### EXERCISE GOAL
Copy out exactly the lines that begin with the one containing "What is the" and continue until the last line of the material.

Segment Start: DATA TO EXAMINE

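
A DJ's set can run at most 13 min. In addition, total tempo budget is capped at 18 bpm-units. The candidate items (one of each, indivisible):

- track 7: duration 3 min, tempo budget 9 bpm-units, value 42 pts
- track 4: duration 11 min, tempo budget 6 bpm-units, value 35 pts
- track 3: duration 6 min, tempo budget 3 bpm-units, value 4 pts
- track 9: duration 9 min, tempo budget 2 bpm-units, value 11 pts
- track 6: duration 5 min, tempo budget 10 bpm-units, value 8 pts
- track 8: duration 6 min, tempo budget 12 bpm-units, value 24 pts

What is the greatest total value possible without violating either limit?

Feasible sets respecting both limits:
- track 7+track 9: duration 12, tempo budget 11, value 53
- track 7+track 3: duration 9, tempo budget 12, value 46
- track 7: duration 3, tempo budget 9, value 42
- track 4: duration 11, tempo budget 6, value 35
Best: 53 pts.

53 pts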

Segment End: DATA TO EXAMINE

### ANSWER FOR THE TASK
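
What is the greatest total value possible without violating either limit?

Feasible sets respecting both limits:
- track 7+track 9: duration 12, tempo budget 11, value 53
- track 7+track 3: duration 9, tempo budget 12, value 46
- track 7: duration 3, tempo budget 9, value 42
- track 4: duration 11, tempo budget 6, value 35
Best: 53 pts.

53 pts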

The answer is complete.